ACTION ITEM
After reading the listing below, copy it out exactly.

(DATA FOR THIS TASK)

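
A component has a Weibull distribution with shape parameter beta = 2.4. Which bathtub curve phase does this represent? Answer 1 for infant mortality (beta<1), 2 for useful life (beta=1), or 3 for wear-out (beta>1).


beta = 2.4
Compare beta to 1:
beta < 1 => infant mortality (phase 1)
beta = 1 => useful life (phase 2)
beta > 1 => wear-out (phase 3)
Since beta = 2.4, this is wear-out (increasing failure rate)
Phase = 3

3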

(End DATA FOR THIS TASK)

ANSWER TO THIS TASK
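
A component has a Weibull distribution with shape parameter beta = 2.4. Which bathtub curve phase does this represent? Answer 1 for infant mortality (beta<1), 2 for useful life (beta=1), or 3 for wear-out (beta>1).


beta = 2.4
Compare beta to 1:
beta < 1 => infant mortality (phase 1)
beta = 1 => useful life (phase 2)
beta > 1 => wear-out (phase 3)
Since beta = 2.4, this is wear-out (increasing failure rate)
Phase = 3

3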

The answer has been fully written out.